- Material for this task -
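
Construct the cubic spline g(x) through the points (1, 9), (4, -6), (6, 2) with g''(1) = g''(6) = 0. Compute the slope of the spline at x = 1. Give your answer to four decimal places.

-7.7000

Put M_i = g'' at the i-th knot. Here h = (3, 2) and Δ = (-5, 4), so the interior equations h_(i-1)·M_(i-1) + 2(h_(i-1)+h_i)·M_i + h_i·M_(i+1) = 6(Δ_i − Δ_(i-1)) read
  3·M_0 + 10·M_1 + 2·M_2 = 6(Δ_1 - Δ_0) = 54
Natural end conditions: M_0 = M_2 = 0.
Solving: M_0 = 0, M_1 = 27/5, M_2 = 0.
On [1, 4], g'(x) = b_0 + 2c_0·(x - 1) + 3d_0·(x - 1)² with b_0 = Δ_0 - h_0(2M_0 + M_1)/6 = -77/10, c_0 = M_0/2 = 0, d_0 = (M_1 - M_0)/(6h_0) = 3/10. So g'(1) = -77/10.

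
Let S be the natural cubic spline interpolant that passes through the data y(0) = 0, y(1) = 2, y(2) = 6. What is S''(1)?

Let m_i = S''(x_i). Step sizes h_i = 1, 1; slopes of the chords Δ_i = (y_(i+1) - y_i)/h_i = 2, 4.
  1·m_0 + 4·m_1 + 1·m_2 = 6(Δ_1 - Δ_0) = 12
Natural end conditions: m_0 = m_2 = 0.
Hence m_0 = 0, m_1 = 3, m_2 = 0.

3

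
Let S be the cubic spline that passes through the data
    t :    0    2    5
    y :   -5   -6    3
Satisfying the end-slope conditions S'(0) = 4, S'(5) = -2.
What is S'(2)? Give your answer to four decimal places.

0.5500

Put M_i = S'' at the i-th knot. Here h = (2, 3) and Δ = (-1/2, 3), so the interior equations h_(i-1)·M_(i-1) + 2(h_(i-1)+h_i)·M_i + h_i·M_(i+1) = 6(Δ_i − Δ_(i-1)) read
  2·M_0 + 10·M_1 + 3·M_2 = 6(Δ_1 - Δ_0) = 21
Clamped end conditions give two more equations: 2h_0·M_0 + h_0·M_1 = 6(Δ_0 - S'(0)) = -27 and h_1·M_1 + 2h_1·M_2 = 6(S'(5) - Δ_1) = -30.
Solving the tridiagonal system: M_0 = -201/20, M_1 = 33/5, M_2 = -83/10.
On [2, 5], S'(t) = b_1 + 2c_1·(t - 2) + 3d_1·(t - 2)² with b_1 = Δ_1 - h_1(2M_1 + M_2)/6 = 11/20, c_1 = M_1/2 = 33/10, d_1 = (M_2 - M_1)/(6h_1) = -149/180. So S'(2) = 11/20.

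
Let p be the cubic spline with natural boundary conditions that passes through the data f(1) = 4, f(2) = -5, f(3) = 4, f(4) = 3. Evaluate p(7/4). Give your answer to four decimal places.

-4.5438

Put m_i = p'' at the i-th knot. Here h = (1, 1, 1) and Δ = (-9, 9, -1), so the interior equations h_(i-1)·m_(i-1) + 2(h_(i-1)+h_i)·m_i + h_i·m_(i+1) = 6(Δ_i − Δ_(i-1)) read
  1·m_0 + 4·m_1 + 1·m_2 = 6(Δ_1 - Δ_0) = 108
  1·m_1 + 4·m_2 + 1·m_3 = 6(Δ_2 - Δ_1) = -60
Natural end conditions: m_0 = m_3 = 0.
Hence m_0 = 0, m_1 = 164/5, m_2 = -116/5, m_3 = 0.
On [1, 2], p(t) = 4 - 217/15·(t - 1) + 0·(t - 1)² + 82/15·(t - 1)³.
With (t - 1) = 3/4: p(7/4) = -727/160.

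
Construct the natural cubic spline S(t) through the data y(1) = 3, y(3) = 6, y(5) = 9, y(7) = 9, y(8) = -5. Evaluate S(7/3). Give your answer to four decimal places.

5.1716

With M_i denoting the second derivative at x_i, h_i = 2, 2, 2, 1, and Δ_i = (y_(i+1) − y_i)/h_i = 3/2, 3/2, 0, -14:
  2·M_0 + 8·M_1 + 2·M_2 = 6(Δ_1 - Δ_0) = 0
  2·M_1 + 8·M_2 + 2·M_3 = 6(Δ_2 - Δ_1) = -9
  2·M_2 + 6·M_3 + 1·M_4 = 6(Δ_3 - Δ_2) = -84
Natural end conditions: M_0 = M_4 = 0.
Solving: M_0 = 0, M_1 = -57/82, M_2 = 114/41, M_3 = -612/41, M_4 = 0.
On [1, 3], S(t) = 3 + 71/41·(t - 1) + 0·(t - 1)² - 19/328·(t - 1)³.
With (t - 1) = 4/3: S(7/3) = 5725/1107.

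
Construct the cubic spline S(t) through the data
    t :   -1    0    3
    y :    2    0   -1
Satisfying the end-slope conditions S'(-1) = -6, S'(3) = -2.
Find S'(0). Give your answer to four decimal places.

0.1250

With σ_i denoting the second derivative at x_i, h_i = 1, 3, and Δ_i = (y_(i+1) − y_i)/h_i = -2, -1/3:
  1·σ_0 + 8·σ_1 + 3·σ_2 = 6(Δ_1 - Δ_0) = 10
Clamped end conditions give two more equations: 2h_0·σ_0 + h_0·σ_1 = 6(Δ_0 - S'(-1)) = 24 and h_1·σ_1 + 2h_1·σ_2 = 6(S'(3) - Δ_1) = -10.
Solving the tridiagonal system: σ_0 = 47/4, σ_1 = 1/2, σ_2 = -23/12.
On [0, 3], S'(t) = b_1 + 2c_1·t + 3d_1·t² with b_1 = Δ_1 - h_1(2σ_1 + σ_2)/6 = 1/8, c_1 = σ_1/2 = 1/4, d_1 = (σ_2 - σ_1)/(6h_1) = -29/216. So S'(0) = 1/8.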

- What to produce -
All of the data above needs to be transcribed verbatim.

- Written response -
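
Construct the cubic spline g(x) through the points (1, 9), (4, -6), (6, 2) with g''(1) = g''(6) = 0. Compute the slope of the spline at x = 1. Give your answer to four decimal places.

-7.7000

Put M_i = g'' at the i-th knot. Here h = (3, 2) and Δ = (-5, 4), so the interior equations h_(i-1)·M_(i-1) + 2(h_(i-1)+h_i)·M_i + h_i·M_(i+1) = 6(Δ_i − Δ_(i-1)) read
  3·M_0 + 10·M_1 + 2·M_2 = 6(Δ_1 - Δ_0) = 54
Natural end conditions: M_0 = M_2 = 0.
Solving: M_0 = 0, M_1 = 27/5, M_2 = 0.
On [1, 4], g'(x) = b_0 + 2c_0·(x - 1) + 3d_0·(x - 1)² with b_0 = Δ_0 - h_0(2M_0 + M_1)/6 = -77/10, c_0 = M_0/2 = 0, d_0 = (M_1 - M_0)/(6h_0) = 3/10. So g'(1) = -77/10.

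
Let S be the natural cubic spline interpolant that passes through the data y(0) = 0, y(1) = 2, y(2) = 6. What is S''(1)?

Let m_i = S''(x_i). Step sizes h_i = 1, 1; slopes of the chords Δ_i = (y_(i+1) - y_i)/h_i = 2, 4.
  1·m_0 + 4·m_1 + 1·m_2 = 6(Δ_1 - Δ_0) = 12
Natural end conditions: m_0 = m_2 = 0.
Hence m_0 = 0, m_1 = 3, m_2 = 0.

3

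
Let S be the cubic spline that passes through the data
    t :    0    2    5
    y :   -5   -6    3
Satisfying the end-slope conditions S'(0) = 4, S'(5) = -2.
What is S'(2)? Give your answer to four decimal places.

0.5500

Put M_i = S'' at the i-th knot. Here h = (2, 3) and Δ = (-1/2, 3), so the interior equations h_(i-1)·M_(i-1) + 2(h_(i-1)+h_i)·M_i + h_i·M_(i+1) = 6(Δ_i − Δ_(i-1)) read
  2·M_0 + 10·M_1 + 3·M_2 = 6(Δ_1 - Δ_0) = 21
Clamped end conditions give two more equations: 2h_0·M_0 + h_0·M_1 = 6(Δ_0 - S'(0)) = -27 and h_1·M_1 + 2h_1·M_2 = 6(S'(5) - Δ_1) = -30.
Solving the tridiagonal system: M_0 = -201/20, M_1 = 33/5, M_2 = -83/10.
On [2, 5], S'(t) = b_1 + 2c_1·(t - 2) + 3d_1·(t - 2)² with b_1 = Δ_1 - h_1(2M_1 + M_2)/6 = 11/20, c_1 = M_1/2 = 33/10, d_1 = (M_2 - M_1)/(6h_1) = -149/180. So S'(2) = 11/20.

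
Let p be the cubic spline with natural boundary conditions that passes through the data f(1) = 4, f(2) = -5, f(3) = 4, f(4) = 3. Evaluate p(7/4). Give your answer to four decimal places.

-4.5438

Put m_i = p'' at the i-th knot. Here h = (1, 1, 1) and Δ = (-9, 9, -1), so the interior equations h_(i-1)·m_(i-1) + 2(h_(i-1)+h_i)·m_i + h_i·m_(i+1) = 6(Δ_i − Δ_(i-1)) read
  1·m_0 + 4·m_1 + 1·m_2 = 6(Δ_1 - Δ_0) = 108
  1·m_1 + 4·m_2 + 1·m_3 = 6(Δ_2 - Δ_1) = -60
Natural end conditions: m_0 = m_3 = 0.
Hence m_0 = 0, m_1 = 164/5, m_2 = -116/5, m_3 = 0.
On [1, 2], p(t) = 4 - 217/15·(t - 1) + 0·(t - 1)² + 82/15·(t - 1)³.
With (t - 1) = 3/4: p(7/4) = -727/160.

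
Construct the natural cubic spline S(t) through the data y(1) = 3, y(3) = 6, y(5) = 9, y(7) = 9, y(8) = -5. Evaluate S(7/3). Give your answer to four decimal places.

5.1716

With M_i denoting the second derivative at x_i, h_i = 2, 2, 2, 1, and Δ_i = (y_(i+1) − y_i)/h_i = 3/2, 3/2, 0, -14:
  2·M_0 + 8·M_1 + 2·M_2 = 6(Δ_1 - Δ_0) = 0
  2·M_1 + 8·M_2 + 2·M_3 = 6(Δ_2 - Δ_1) = -9
  2·M_2 + 6·M_3 + 1·M_4 = 6(Δ_3 - Δ_2) = -84
Natural end conditions: M_0 = M_4 = 0.
Solving: M_0 = 0, M_1 = -57/82, M_2 = 114/41, M_3 = -612/41, M_4 = 0.
On [1, 3], S(t) = 3 + 71/41·(t - 1) + 0·(t - 1)² - 19/328·(t - 1)³.
With (t - 1) = 4/3: S(7/3) = 5725/1107.

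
Construct the cubic spline S(t) through the data
    t :   -1    0    3
    y :    2    0   -1
Satisfying the end-slope conditions S'(-1) = -6, S'(3) = -2.
Find S'(0). Give your answer to four decimal places.

0.1250

With σ_i denoting the second derivative at x_i, h_i = 1, 3, and Δ_i = (y_(i+1) − y_i)/h_i = -2, -1/3:
  1·σ_0 + 8·σ_1 + 3·σ_2 = 6(Δ_1 - Δ_0) = 10
Clamped end conditions give two more equations: 2h_0·σ_0 + h_0·σ_1 = 6(Δ_0 - S'(-1)) = 24 and h_1·σ_1 + 2h_1·σ_2 = 6(S'(3) - Δ_1) = -10.
Solving the tridiagonal system: σ_0 = 47/4, σ_1 = 1/2, σ_2 = -23/12.
On [0, 3], S'(t) = b_1 + 2c_1·t + 3d_1·t² with b_1 = Δ_1 - h_1(2σ_1 + σ_2)/6 = 1/8, c_1 = σ_1/2 = 1/4, d_1 = (σ_2 - σ_1)/(6h_1) = -29/216. So S'(0) = 1/8.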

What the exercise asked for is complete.